THE PROBLEM: Go over the entries below line by line, copying each one that contains the word "Power".

Top of RECORDS

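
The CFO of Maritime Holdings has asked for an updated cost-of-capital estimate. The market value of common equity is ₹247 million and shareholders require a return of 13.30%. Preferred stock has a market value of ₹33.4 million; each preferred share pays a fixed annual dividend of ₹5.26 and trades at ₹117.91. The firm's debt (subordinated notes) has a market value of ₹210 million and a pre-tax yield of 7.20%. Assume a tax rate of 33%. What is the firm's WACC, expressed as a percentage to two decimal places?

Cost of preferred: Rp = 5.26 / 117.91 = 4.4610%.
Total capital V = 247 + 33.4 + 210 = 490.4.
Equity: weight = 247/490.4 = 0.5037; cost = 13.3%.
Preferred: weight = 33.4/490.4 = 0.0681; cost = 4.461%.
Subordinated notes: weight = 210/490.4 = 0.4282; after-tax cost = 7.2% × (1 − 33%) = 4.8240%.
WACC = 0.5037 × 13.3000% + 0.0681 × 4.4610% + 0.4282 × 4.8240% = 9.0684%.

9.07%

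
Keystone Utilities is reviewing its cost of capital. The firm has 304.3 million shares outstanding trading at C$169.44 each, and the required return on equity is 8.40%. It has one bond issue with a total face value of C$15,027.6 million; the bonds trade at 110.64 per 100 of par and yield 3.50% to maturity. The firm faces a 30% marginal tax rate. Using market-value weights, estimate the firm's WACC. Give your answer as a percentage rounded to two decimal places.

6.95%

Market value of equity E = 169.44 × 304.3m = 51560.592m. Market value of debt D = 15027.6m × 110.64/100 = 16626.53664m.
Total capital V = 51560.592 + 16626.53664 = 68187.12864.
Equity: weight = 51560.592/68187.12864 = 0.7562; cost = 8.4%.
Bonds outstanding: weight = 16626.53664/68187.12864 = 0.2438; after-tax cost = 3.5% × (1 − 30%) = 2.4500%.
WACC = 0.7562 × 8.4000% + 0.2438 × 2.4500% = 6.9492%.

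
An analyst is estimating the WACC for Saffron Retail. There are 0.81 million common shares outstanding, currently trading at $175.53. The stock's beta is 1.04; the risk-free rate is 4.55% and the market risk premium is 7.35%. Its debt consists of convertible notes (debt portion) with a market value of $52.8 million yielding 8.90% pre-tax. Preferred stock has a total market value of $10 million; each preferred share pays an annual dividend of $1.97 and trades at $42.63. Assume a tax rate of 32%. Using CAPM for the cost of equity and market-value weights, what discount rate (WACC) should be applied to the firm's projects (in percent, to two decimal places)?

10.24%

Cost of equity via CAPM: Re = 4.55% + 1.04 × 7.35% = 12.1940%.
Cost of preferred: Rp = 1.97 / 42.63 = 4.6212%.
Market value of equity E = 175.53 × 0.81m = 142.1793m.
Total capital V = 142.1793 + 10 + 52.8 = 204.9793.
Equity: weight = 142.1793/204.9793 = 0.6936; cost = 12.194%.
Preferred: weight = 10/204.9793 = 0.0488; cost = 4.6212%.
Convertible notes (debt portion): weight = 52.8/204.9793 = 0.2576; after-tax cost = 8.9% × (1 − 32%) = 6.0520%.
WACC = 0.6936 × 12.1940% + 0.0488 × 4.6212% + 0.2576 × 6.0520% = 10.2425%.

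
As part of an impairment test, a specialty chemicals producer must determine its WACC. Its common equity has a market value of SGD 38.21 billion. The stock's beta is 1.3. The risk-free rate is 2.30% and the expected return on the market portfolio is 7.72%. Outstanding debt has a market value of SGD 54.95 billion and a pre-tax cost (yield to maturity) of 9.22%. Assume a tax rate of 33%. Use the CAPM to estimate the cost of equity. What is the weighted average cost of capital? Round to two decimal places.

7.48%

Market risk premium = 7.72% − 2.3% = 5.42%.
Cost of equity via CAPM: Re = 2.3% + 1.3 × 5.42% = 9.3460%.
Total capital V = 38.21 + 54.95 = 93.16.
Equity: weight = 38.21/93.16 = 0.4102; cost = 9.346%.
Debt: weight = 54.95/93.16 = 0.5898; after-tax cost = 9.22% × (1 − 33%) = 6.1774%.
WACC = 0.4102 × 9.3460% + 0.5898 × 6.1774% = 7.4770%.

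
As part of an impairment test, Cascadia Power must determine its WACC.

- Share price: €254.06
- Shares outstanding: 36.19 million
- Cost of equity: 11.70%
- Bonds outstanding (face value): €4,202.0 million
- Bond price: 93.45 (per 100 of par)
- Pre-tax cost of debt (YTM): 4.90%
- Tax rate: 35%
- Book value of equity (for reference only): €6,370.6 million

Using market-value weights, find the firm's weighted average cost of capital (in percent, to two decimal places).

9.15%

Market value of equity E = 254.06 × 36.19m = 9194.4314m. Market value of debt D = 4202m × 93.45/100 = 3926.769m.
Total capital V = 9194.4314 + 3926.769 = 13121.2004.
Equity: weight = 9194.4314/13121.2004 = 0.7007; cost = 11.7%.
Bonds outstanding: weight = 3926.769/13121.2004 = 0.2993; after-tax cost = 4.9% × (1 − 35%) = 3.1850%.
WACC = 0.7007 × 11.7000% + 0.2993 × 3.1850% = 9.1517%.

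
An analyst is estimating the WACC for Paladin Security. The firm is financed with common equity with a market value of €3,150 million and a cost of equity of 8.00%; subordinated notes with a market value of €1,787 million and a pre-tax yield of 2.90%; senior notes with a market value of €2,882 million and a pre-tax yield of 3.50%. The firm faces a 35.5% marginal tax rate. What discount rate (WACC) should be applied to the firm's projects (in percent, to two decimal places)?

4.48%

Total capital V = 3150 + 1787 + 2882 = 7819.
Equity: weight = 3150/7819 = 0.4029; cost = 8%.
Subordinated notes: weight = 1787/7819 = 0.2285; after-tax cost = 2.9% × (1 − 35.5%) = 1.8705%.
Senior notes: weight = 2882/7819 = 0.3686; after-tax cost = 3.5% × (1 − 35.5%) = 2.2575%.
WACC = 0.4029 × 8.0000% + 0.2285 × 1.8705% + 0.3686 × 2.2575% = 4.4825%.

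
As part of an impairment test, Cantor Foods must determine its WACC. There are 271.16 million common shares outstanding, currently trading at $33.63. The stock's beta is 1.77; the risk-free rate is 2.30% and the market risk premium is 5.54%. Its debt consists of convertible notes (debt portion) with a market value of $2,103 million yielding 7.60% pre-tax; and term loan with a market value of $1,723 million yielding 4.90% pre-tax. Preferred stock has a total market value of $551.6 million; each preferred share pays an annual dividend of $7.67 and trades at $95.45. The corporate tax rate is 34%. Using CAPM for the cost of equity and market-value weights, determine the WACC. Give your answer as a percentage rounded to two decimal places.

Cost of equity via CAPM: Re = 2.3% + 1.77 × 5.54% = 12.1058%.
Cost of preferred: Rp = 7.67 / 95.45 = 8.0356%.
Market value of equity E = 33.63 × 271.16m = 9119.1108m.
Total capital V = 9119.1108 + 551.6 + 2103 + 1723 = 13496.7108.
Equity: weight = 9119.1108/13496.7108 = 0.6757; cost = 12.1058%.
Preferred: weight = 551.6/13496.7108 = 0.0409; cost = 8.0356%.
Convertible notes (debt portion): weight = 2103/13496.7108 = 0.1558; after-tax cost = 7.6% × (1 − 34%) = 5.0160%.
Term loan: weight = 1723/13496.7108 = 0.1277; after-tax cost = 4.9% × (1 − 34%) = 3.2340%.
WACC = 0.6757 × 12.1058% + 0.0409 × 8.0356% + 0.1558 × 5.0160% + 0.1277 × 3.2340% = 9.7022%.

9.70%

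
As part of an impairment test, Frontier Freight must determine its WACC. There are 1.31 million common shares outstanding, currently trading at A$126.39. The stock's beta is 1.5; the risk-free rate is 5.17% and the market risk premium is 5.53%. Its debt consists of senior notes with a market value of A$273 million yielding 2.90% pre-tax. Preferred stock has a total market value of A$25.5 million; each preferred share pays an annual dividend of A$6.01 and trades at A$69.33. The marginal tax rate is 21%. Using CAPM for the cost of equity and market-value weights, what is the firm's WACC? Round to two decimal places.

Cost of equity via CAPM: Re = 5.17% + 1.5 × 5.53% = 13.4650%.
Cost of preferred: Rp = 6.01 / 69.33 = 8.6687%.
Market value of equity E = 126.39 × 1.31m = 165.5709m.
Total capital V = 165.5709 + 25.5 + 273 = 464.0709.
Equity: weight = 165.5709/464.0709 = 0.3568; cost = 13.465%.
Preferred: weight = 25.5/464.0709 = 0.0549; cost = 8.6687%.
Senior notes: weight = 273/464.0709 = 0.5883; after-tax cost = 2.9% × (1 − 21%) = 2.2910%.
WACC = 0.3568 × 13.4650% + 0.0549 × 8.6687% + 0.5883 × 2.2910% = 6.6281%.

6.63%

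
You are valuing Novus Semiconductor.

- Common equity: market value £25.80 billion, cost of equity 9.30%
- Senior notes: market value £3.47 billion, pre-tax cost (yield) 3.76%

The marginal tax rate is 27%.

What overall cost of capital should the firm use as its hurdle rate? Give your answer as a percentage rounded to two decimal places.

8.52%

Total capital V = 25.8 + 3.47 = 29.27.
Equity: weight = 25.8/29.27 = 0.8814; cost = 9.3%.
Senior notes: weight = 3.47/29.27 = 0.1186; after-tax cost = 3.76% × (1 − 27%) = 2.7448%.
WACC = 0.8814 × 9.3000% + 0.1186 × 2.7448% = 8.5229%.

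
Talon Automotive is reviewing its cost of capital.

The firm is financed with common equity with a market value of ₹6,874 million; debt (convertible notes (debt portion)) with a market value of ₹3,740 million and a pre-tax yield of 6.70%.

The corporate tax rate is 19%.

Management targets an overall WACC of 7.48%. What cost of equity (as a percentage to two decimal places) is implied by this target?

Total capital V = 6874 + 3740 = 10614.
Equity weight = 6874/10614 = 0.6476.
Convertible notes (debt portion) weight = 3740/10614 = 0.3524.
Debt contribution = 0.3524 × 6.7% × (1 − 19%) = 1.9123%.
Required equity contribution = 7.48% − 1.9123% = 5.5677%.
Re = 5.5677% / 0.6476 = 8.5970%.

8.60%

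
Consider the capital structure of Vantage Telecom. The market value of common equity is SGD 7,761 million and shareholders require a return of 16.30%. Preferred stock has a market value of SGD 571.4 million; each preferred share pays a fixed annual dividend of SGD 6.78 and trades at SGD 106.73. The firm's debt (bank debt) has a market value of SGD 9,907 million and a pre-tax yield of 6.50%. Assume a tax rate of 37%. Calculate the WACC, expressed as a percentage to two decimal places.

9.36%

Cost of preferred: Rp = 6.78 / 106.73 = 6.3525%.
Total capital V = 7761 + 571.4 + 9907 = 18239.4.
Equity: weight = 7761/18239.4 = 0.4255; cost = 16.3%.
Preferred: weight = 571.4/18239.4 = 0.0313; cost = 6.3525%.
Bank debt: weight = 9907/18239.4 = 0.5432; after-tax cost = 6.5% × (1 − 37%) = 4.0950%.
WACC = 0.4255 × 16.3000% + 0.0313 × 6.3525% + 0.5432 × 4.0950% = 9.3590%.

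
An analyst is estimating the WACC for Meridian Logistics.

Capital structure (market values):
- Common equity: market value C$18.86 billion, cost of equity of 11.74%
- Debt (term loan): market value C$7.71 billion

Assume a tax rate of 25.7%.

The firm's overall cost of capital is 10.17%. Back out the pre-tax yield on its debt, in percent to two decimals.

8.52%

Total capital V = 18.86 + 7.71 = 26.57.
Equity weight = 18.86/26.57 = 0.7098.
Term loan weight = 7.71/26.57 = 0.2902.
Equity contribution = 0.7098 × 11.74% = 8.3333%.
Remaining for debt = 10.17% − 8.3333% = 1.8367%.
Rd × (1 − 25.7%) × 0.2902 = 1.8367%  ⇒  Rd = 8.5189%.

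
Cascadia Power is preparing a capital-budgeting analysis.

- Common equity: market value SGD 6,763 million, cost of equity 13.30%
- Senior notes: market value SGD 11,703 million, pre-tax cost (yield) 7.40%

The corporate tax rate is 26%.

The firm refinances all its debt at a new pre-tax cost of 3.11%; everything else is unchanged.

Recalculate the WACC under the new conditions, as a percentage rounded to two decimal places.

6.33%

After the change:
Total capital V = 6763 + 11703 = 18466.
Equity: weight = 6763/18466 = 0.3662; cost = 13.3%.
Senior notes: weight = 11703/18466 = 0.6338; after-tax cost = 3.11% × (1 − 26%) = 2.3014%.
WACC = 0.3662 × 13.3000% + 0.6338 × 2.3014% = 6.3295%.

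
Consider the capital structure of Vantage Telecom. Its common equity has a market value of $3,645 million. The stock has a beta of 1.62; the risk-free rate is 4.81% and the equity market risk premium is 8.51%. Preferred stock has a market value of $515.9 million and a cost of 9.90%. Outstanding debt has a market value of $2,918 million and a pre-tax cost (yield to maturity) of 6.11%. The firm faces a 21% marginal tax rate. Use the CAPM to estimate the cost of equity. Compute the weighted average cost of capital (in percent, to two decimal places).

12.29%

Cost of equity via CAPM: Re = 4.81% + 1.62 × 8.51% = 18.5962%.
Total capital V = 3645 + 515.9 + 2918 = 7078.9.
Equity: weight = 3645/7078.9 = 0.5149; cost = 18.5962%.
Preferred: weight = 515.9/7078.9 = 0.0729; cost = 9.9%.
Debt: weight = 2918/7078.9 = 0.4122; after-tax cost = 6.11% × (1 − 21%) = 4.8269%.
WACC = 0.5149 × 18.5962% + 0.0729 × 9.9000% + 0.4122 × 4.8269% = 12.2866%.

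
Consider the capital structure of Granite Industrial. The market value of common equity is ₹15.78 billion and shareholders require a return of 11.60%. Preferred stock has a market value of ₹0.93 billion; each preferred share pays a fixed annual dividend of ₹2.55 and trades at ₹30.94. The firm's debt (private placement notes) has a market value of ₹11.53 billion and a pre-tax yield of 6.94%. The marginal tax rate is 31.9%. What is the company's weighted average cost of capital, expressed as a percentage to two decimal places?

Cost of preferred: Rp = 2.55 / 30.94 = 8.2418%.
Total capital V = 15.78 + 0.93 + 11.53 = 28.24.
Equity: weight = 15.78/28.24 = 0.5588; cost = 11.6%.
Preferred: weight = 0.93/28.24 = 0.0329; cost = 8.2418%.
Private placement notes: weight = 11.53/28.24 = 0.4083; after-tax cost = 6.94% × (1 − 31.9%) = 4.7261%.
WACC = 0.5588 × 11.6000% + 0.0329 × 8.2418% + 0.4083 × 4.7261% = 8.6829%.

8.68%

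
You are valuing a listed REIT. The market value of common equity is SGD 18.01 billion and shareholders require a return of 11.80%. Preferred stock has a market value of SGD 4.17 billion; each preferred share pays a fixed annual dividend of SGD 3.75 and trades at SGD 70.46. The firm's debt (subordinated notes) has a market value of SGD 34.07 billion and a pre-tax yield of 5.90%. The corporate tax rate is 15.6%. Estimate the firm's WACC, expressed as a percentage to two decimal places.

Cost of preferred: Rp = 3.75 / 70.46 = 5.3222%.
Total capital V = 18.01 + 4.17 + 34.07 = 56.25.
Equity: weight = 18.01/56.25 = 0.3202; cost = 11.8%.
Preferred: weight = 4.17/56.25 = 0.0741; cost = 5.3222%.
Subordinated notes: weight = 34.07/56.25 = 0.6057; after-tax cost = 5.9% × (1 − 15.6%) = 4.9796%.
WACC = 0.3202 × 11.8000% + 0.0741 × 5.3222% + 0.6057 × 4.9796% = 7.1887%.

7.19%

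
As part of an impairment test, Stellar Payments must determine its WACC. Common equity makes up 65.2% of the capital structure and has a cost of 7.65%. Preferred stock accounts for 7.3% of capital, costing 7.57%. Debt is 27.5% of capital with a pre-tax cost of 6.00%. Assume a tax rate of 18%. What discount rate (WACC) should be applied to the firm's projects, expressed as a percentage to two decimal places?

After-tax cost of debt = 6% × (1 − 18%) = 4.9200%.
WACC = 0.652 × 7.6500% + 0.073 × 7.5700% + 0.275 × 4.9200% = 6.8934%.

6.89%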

Bottom of RECORDS

FINAL ANSWER:
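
As part of an impairment test, Cascadia Power must determine its WACC.
Cascadia Power is preparing a capital-budgeting analysis.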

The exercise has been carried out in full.